### WORK REQUIRED
Word for word, write out all of the data below.

### ENTRIES PROVIDED
[Start of section]
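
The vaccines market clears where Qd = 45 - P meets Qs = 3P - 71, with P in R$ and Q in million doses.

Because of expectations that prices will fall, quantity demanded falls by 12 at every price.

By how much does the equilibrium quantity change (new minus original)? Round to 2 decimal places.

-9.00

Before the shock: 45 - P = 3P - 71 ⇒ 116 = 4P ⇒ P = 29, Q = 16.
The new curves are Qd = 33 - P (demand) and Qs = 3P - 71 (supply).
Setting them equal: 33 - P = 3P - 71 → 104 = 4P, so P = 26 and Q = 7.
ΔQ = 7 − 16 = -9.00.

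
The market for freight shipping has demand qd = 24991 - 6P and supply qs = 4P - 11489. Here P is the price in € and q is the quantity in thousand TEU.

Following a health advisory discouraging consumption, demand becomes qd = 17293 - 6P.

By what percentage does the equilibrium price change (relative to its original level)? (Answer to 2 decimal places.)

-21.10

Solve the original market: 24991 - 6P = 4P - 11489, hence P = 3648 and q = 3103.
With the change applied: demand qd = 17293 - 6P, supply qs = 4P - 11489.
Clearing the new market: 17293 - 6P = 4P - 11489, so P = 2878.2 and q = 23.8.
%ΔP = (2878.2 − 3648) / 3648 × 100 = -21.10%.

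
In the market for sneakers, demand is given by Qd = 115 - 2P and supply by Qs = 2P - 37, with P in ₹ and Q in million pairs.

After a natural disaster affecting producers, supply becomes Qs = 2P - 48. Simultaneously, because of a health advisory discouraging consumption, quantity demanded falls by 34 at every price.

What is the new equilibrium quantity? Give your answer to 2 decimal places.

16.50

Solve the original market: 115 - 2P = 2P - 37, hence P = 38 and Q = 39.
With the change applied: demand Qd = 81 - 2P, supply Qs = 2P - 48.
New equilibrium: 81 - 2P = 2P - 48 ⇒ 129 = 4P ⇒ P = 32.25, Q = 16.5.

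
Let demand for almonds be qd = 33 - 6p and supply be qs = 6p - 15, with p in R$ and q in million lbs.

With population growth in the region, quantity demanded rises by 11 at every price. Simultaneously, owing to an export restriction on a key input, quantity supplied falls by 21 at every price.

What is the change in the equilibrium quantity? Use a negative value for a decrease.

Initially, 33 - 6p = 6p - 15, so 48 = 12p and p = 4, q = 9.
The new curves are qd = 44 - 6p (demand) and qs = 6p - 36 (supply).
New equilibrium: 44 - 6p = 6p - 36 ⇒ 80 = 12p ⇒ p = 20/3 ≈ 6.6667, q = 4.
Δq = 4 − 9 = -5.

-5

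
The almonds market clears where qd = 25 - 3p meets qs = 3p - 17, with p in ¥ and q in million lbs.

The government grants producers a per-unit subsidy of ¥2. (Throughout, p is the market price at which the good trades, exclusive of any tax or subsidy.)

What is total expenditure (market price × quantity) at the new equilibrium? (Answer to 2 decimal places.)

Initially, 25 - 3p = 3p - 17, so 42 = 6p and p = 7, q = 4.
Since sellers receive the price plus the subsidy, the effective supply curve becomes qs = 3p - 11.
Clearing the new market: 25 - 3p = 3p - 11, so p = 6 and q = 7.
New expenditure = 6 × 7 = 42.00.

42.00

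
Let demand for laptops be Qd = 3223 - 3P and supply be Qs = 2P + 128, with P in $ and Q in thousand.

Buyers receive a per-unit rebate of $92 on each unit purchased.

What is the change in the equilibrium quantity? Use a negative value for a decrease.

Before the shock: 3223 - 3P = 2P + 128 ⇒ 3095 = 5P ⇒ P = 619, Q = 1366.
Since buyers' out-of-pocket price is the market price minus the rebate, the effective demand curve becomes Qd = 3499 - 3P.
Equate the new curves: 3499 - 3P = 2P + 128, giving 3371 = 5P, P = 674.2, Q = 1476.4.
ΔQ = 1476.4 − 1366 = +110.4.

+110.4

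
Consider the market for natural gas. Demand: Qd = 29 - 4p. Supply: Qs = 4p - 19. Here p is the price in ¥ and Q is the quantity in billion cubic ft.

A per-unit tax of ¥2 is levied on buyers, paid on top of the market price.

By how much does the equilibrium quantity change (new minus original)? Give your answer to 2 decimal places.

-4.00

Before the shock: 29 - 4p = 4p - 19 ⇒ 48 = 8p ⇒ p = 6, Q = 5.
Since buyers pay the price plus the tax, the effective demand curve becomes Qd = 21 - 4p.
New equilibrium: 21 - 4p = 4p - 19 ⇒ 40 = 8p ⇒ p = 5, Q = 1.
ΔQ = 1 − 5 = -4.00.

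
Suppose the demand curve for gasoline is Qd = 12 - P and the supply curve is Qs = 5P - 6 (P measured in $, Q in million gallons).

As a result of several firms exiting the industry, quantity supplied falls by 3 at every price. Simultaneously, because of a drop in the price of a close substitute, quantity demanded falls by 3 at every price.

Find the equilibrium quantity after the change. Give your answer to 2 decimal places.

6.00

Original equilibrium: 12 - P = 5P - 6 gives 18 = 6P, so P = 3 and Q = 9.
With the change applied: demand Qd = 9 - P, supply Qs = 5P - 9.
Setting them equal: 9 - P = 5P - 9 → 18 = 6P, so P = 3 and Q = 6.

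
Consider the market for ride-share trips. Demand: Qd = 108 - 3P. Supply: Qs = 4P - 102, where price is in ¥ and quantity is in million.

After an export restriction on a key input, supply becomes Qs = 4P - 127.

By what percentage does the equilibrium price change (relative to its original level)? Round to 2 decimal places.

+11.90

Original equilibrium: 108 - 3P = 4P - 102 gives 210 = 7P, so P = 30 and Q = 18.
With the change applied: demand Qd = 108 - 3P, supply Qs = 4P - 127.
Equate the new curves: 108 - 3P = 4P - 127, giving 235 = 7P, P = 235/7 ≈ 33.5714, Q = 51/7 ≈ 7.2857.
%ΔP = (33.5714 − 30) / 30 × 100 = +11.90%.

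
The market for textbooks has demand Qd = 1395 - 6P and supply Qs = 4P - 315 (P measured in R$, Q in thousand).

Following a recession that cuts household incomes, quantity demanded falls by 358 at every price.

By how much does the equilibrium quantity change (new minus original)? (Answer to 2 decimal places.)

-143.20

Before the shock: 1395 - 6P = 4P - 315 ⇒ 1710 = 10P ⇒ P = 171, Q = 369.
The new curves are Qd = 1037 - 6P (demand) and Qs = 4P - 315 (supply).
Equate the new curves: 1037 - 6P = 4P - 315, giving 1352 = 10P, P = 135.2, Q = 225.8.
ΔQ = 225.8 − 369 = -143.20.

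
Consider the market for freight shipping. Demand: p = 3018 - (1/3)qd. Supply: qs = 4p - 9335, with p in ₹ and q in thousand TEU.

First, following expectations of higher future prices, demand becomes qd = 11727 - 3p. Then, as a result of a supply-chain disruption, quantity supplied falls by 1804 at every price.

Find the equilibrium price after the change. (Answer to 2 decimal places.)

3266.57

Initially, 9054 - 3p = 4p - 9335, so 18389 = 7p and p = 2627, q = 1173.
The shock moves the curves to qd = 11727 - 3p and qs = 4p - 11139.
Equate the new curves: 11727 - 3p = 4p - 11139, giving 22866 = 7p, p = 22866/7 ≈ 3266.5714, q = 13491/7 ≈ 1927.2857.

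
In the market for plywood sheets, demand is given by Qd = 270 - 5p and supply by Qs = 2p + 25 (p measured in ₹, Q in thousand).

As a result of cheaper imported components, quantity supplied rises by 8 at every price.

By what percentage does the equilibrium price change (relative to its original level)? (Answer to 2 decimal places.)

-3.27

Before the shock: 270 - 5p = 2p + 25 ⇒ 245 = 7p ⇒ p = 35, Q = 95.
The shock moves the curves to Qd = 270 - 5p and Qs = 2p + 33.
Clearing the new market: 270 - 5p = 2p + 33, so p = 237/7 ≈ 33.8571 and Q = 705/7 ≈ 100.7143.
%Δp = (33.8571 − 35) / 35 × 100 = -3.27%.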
[End of section]
### WRITTEN SOLUTION
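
The vaccines market clears where Qd = 45 - P meets Qs = 3P - 71, with P in R$ and Q in million doses.

Because of expectations that prices will fall, quantity demanded falls by 12 at every price.

By how much does the equilibrium quantity change (new minus original)? Round to 2 decimal places.

-9.00

Before the shock: 45 - P = 3P - 71 ⇒ 116 = 4P ⇒ P = 29, Q = 16.
The new curves are Qd = 33 - P (demand) and Qs = 3P - 71 (supply).
Setting them equal: 33 - P = 3P - 71 → 104 = 4P, so P = 26 and Q = 7.
ΔQ = 7 − 16 = -9.00.

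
The market for freight shipping has demand qd = 24991 - 6P and supply qs = 4P - 11489. Here P is the price in € and q is the quantity in thousand TEU.

Following a health advisory discouraging consumption, demand becomes qd = 17293 - 6P.

By what percentage does the equilibrium price change (relative to its original level)? (Answer to 2 decimal places.)

-21.10

Solve the original market: 24991 - 6P = 4P - 11489, hence P = 3648 and q = 3103.
With the change applied: demand qd = 17293 - 6P, supply qs = 4P - 11489.
Clearing the new market: 17293 - 6P = 4P - 11489, so P = 2878.2 and q = 23.8.
%ΔP = (2878.2 − 3648) / 3648 × 100 = -21.10%.

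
In the market for sneakers, demand is given by Qd = 115 - 2P and supply by Qs = 2P - 37, with P in ₹ and Q in million pairs.

After a natural disaster affecting producers, supply becomes Qs = 2P - 48. Simultaneously, because of a health advisory discouraging consumption, quantity demanded falls by 34 at every price.

What is the new equilibrium quantity? Give your answer to 2 decimal places.

16.50

Solve the original market: 115 - 2P = 2P - 37, hence P = 38 and Q = 39.
With the change applied: demand Qd = 81 - 2P, supply Qs = 2P - 48.
New equilibrium: 81 - 2P = 2P - 48 ⇒ 129 = 4P ⇒ P = 32.25, Q = 16.5.

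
Let demand for almonds be qd = 33 - 6p and supply be qs = 6p - 15, with p in R$ and q in million lbs.

With population growth in the region, quantity demanded rises by 11 at every price. Simultaneously, owing to an export restriction on a key input, quantity supplied falls by 21 at every price.

What is the change in the equilibrium quantity? Use a negative value for a decrease.

Initially, 33 - 6p = 6p - 15, so 48 = 12p and p = 4, q = 9.
The new curves are qd = 44 - 6p (demand) and qs = 6p - 36 (supply).
New equilibrium: 44 - 6p = 6p - 36 ⇒ 80 = 12p ⇒ p = 20/3 ≈ 6.6667, q = 4.
Δq = 4 − 9 = -5.

-5

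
The almonds market clears where qd = 25 - 3p meets qs = 3p - 17, with p in ¥ and q in million lbs.

The government grants producers a per-unit subsidy of ¥2. (Throughout, p is the market price at which the good trades, exclusive of any tax or subsidy.)

What is total expenditure (market price × quantity) at the new equilibrium? (Answer to 2 decimal places.)

Initially, 25 - 3p = 3p - 17, so 42 = 6p and p = 7, q = 4.
Since sellers receive the price plus the subsidy, the effective supply curve becomes qs = 3p - 11.
Clearing the new market: 25 - 3p = 3p - 11, so p = 6 and q = 7.
New expenditure = 6 × 7 = 42.00.

42.00

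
Let demand for laptops be Qd = 3223 - 3P and supply be Qs = 2P + 128, with P in $ and Q in thousand.

Buyers receive a per-unit rebate of $92 on each unit purchased.

What is the change in the equilibrium quantity? Use a negative value for a decrease.

Before the shock: 3223 - 3P = 2P + 128 ⇒ 3095 = 5P ⇒ P = 619, Q = 1366.
Since buyers' out-of-pocket price is the market price minus the rebate, the effective demand curve becomes Qd = 3499 - 3P.
Equate the new curves: 3499 - 3P = 2P + 128, giving 3371 = 5P, P = 674.2, Q = 1476.4.
ΔQ = 1476.4 − 1366 = +110.4.

+110.4

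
Consider the market for natural gas. Demand: Qd = 29 - 4p. Supply: Qs = 4p - 19. Here p is the price in ¥ and Q is the quantity in billion cubic ft.

A per-unit tax of ¥2 is levied on buyers, paid on top of the market price.

By how much does the equilibrium quantity change (new minus original)? Give your answer to 2 decimal places.

-4.00

Before the shock: 29 - 4p = 4p - 19 ⇒ 48 = 8p ⇒ p = 6, Q = 5.
Since buyers pay the price plus the tax, the effective demand curve becomes Qd = 21 - 4p.
New equilibrium: 21 - 4p = 4p - 19 ⇒ 40 = 8p ⇒ p = 5, Q = 1.
ΔQ = 1 − 5 = -4.00.

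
Suppose the demand curve for gasoline is Qd = 12 - P and the supply curve is Qs = 5P - 6 (P measured in $, Q in million gallons).

As a result of several firms exiting the industry, quantity supplied falls by 3 at every price. Simultaneously, because of a drop in the price of a close substitute, quantity demanded falls by 3 at every price.

Find the equilibrium quantity after the change. Give your answer to 2 decimal places.

6.00

Original equilibrium: 12 - P = 5P - 6 gives 18 = 6P, so P = 3 and Q = 9.
With the change applied: demand Qd = 9 - P, supply Qs = 5P - 9.
Setting them equal: 9 - P = 5P - 9 → 18 = 6P, so P = 3 and Q = 6.

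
Consider the market for ride-share trips. Demand: Qd = 108 - 3P. Supply: Qs = 4P - 102, where price is in ¥ and quantity is in million.

After an export restriction on a key input, supply becomes Qs = 4P - 127.

By what percentage does the equilibrium price change (relative to its original level)? Round to 2 decimal places.

+11.90

Original equilibrium: 108 - 3P = 4P - 102 gives 210 = 7P, so P = 30 and Q = 18.
With the change applied: demand Qd = 108 - 3P, supply Qs = 4P - 127.
Equate the new curves: 108 - 3P = 4P - 127, giving 235 = 7P, P = 235/7 ≈ 33.5714, Q = 51/7 ≈ 7.2857.
%ΔP = (33.5714 − 30) / 30 × 100 = +11.90%.

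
The market for textbooks has demand Qd = 1395 - 6P and supply Qs = 4P - 315 (P measured in R$, Q in thousand).

Following a recession that cuts household incomes, quantity demanded falls by 358 at every price.

By how much does the equilibrium quantity change (new minus original)? (Answer to 2 decimal places.)

-143.20

Before the shock: 1395 - 6P = 4P - 315 ⇒ 1710 = 10P ⇒ P = 171, Q = 369.
The new curves are Qd = 1037 - 6P (demand) and Qs = 4P - 315 (supply).
Equate the new curves: 1037 - 6P = 4P - 315, giving 1352 = 10P, P = 135.2, Q = 225.8.
ΔQ = 225.8 − 369 = -143.20.

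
Consider the market for freight shipping. Demand: p = 3018 - (1/3)qd. Supply: qs = 4p - 9335, with p in ₹ and q in thousand TEU.

First, following expectations of higher future prices, demand becomes qd = 11727 - 3p. Then, as a result of a supply-chain disruption, quantity supplied falls by 1804 at every price.

Find the equilibrium price after the change. (Answer to 2 decimal places.)

3266.57

Initially, 9054 - 3p = 4p - 9335, so 18389 = 7p and p = 2627, q = 1173.
The shock moves the curves to qd = 11727 - 3p and qs = 4p - 11139.
Equate the new curves: 11727 - 3p = 4p - 11139, giving 22866 = 7p, p = 22866/7 ≈ 3266.5714, q = 13491/7 ≈ 1927.2857.

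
In the market for plywood sheets, demand is given by Qd = 270 - 5p and supply by Qs = 2p + 25 (p measured in ₹, Q in thousand).

As a result of cheaper imported components, quantity supplied rises by 8 at every price.

By what percentage does the equilibrium price change (relative to its original level)? (Answer to 2 decimal places.)

-3.27

Before the shock: 270 - 5p = 2p + 25 ⇒ 245 = 7p ⇒ p = 35, Q = 95.
The shock moves the curves to Qd = 270 - 5p and Qs = 2p + 33.
Clearing the new market: 270 - 5p = 2p + 33, so p = 237/7 ≈ 33.8571 and Q = 705/7 ≈ 100.7143.
%Δp = (33.8571 − 35) / 35 × 100 = -3.27%.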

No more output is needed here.